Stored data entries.

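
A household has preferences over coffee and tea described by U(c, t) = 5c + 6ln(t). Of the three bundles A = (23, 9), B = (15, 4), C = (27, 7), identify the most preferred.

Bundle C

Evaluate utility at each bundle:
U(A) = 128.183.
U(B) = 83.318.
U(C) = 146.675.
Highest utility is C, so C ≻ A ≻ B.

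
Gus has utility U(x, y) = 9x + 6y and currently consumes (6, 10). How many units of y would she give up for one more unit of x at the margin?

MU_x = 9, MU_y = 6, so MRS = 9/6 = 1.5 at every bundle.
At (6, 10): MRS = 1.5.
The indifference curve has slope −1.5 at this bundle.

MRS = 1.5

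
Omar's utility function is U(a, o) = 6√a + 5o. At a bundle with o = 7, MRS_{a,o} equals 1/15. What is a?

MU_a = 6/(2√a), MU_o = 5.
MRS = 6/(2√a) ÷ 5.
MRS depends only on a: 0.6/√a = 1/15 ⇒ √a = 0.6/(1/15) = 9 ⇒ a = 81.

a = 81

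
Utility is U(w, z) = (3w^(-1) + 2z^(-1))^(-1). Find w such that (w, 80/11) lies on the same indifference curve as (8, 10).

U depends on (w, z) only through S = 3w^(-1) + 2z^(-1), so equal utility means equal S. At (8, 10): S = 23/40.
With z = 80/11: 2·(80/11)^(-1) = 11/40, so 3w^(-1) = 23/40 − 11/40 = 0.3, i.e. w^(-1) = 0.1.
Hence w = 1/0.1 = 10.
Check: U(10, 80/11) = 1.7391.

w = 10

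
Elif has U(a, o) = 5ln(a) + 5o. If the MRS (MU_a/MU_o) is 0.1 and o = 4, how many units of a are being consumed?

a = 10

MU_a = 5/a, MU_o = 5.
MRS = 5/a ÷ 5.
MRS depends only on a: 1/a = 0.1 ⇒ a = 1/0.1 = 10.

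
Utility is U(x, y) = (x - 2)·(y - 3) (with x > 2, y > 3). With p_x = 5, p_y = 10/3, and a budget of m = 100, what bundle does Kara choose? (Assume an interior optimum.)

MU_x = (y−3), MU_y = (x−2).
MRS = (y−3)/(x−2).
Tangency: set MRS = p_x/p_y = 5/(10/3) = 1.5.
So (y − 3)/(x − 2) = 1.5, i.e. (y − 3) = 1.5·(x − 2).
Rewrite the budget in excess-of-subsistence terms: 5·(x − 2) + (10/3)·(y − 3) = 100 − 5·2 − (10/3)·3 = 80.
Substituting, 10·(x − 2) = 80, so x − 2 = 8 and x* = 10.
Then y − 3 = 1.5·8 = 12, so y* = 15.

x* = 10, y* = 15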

...

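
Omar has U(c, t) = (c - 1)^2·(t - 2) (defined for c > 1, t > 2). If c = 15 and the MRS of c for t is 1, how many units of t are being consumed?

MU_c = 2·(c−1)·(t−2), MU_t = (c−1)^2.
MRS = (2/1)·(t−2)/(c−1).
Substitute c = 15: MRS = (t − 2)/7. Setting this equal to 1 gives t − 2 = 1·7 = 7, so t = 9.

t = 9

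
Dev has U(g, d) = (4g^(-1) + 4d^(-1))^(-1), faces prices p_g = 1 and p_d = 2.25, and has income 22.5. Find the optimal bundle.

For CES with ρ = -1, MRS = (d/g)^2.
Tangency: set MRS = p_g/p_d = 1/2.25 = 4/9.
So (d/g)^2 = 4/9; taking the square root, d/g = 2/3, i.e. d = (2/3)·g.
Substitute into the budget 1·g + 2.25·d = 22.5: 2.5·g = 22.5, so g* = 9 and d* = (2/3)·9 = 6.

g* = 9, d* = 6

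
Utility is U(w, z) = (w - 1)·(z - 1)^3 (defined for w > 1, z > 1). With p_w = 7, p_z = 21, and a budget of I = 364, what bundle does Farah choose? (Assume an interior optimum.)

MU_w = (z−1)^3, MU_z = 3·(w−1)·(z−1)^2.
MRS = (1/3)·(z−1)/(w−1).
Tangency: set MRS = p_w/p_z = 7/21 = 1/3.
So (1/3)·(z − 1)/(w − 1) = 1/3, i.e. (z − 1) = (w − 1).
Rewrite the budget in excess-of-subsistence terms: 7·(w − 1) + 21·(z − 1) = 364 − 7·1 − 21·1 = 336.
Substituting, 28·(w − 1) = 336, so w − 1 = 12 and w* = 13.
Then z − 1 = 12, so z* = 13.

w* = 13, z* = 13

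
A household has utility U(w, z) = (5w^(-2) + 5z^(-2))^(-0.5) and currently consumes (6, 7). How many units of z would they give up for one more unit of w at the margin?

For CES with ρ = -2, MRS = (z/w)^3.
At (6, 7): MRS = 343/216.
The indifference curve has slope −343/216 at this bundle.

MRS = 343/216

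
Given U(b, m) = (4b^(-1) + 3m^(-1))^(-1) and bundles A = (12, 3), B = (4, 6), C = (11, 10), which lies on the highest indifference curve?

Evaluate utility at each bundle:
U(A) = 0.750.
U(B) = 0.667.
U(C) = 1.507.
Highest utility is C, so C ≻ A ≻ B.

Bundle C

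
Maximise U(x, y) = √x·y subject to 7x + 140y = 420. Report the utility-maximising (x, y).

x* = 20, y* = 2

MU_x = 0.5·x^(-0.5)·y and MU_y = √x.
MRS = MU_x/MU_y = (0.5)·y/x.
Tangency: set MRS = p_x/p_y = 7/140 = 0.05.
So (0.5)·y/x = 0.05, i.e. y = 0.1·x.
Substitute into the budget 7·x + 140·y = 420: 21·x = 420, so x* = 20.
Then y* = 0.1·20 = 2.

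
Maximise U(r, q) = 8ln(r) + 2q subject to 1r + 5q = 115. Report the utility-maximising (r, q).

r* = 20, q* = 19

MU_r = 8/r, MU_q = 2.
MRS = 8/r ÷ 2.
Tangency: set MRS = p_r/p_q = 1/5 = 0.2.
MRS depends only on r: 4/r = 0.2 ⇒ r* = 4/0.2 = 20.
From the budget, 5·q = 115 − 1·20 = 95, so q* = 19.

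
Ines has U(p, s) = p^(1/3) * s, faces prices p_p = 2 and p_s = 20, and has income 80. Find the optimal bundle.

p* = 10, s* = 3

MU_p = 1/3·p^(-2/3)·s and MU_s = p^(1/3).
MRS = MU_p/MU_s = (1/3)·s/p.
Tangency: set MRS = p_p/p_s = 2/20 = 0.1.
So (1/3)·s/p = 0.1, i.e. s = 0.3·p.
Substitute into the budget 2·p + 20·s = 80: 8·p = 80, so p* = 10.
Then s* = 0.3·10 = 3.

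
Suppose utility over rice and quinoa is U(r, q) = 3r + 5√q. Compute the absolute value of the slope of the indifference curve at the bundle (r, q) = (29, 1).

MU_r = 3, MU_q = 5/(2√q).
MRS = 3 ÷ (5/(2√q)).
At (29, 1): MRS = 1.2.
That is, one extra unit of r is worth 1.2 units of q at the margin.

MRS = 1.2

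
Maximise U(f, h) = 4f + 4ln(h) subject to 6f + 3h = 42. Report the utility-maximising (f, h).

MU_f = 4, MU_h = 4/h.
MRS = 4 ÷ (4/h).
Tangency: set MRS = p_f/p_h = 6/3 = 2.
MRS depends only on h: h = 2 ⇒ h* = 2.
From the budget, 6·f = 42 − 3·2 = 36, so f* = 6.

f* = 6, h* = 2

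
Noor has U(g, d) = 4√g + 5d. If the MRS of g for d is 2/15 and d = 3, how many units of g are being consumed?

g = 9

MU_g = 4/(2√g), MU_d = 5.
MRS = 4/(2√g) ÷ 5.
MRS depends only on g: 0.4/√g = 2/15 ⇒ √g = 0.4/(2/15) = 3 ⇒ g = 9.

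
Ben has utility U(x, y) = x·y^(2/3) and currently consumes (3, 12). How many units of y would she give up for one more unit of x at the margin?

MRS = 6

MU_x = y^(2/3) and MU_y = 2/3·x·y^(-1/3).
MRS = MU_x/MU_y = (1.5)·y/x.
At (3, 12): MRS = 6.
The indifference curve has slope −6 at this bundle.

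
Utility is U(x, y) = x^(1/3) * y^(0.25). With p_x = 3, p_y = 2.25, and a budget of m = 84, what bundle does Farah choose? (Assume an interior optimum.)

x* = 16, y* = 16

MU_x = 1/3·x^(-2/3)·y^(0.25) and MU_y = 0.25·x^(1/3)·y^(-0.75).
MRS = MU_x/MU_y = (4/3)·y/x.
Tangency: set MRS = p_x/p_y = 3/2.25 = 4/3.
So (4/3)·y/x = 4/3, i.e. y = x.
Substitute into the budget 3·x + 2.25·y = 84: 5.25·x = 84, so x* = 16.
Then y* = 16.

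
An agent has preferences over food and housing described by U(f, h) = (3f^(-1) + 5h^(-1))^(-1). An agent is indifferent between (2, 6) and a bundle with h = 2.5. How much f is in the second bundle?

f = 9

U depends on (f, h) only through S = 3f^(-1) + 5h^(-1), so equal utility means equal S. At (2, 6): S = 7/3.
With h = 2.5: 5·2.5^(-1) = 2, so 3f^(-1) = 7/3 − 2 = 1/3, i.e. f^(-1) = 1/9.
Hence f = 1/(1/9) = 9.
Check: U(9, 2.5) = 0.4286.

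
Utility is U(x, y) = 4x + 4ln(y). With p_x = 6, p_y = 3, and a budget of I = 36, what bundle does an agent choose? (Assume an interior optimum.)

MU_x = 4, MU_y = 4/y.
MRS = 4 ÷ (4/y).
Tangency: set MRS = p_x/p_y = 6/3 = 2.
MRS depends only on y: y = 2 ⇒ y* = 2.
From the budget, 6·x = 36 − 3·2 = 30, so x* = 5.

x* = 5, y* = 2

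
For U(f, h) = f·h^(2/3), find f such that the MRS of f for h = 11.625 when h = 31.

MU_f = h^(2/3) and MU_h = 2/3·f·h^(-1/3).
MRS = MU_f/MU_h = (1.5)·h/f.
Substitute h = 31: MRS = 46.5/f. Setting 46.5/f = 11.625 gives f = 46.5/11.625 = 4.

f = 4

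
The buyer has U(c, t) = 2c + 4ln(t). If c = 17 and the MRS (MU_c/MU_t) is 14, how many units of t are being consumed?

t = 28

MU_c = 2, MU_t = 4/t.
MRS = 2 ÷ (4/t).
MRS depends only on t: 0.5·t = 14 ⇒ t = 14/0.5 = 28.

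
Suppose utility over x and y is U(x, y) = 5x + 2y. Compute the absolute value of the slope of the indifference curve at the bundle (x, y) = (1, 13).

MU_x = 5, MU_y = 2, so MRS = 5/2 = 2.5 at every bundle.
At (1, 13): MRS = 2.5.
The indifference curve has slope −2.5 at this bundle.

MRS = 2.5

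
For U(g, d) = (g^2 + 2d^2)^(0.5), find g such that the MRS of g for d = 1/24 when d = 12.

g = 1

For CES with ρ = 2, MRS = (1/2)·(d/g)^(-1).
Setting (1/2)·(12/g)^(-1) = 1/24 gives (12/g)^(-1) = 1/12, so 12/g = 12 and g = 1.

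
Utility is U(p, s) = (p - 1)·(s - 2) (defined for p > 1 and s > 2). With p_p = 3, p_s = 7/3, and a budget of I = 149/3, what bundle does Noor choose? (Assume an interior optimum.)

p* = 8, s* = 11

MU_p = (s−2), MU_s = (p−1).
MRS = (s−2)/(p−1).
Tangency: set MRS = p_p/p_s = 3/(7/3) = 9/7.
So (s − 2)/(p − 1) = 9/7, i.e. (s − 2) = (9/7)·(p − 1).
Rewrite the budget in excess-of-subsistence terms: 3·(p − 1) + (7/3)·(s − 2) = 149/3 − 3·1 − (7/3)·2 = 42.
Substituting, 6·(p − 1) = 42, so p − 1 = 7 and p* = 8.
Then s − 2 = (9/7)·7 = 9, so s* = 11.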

* * *

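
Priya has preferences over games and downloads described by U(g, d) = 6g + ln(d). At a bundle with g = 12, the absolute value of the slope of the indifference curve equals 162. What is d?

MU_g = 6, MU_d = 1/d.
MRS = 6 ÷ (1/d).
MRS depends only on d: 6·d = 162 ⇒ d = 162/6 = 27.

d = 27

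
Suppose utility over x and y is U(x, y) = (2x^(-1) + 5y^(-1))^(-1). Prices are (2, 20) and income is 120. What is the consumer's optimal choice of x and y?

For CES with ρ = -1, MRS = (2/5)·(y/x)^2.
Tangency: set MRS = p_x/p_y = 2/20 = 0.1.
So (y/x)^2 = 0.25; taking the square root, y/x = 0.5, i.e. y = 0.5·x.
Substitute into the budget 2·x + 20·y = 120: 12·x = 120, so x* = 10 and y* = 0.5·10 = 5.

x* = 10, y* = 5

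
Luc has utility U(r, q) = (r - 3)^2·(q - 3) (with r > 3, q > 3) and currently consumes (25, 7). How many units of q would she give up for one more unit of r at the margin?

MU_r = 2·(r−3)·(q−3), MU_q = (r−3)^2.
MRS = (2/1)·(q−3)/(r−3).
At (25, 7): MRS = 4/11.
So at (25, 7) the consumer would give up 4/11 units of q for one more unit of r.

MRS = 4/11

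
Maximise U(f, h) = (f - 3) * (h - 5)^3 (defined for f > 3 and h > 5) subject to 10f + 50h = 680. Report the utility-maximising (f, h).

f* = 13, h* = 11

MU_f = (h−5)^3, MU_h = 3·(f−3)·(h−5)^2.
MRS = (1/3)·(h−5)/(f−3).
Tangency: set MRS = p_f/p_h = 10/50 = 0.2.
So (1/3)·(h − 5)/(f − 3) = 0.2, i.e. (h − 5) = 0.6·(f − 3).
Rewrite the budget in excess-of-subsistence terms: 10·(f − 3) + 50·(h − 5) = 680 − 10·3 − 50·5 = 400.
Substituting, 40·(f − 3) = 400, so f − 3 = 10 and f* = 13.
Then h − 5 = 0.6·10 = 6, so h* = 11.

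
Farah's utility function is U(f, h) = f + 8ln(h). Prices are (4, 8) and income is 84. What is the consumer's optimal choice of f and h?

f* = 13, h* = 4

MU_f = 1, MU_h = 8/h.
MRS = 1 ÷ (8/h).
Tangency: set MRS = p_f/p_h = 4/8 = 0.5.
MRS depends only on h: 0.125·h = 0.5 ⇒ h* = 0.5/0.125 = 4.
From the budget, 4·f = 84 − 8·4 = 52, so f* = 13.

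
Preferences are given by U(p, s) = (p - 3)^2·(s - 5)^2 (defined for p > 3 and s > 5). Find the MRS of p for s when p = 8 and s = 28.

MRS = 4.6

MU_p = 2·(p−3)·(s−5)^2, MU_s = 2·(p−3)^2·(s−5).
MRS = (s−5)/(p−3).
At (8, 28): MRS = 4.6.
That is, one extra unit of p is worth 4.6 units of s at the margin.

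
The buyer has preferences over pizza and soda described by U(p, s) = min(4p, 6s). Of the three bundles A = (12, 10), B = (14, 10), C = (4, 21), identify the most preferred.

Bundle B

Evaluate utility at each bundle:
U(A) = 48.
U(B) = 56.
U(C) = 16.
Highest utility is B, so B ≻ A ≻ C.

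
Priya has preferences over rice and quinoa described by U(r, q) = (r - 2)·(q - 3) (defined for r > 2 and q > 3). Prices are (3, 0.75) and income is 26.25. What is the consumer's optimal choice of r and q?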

WORK TO COMPLETE. The output should be exactly the lines above from the line containing "Preferences are given" to the line containing "Priya has preferences over rice", inclusive, with no other lines.

TASK SOLUTION.
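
Preferences are given by U(p, s) = (p - 3)^2·(s - 5)^2 (defined for p > 3 and s > 5). Find the MRS of p for s when p = 8 and s = 28.

MRS = 4.6

MU_p = 2·(p−3)·(s−5)^2, MU_s = 2·(p−3)^2·(s−5).
MRS = (s−5)/(p−3).
At (8, 28): MRS = 4.6.
That is, one extra unit of p is worth 4.6 units of s at the margin.

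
The buyer has preferences over pizza and soda described by U(p, s) = min(4p, 6s). Of the three bundles A = (12, 10), B = (14, 10), C = (4, 21), identify the most preferred.

Bundle B

Evaluate utility at each bundle:
U(A) = 48.
U(B) = 56.
U(C) = 16.
Highest utility is B, so B ≻ A ≻ C.

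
Priya has preferences over rice and quinoa described by U(r, q) = (r - 2)·(q - 3) (defined for r > 2 and q > 3). Prices are (3, 0.75) and income is 26.25. What is the consumer's optimal choice of r and q?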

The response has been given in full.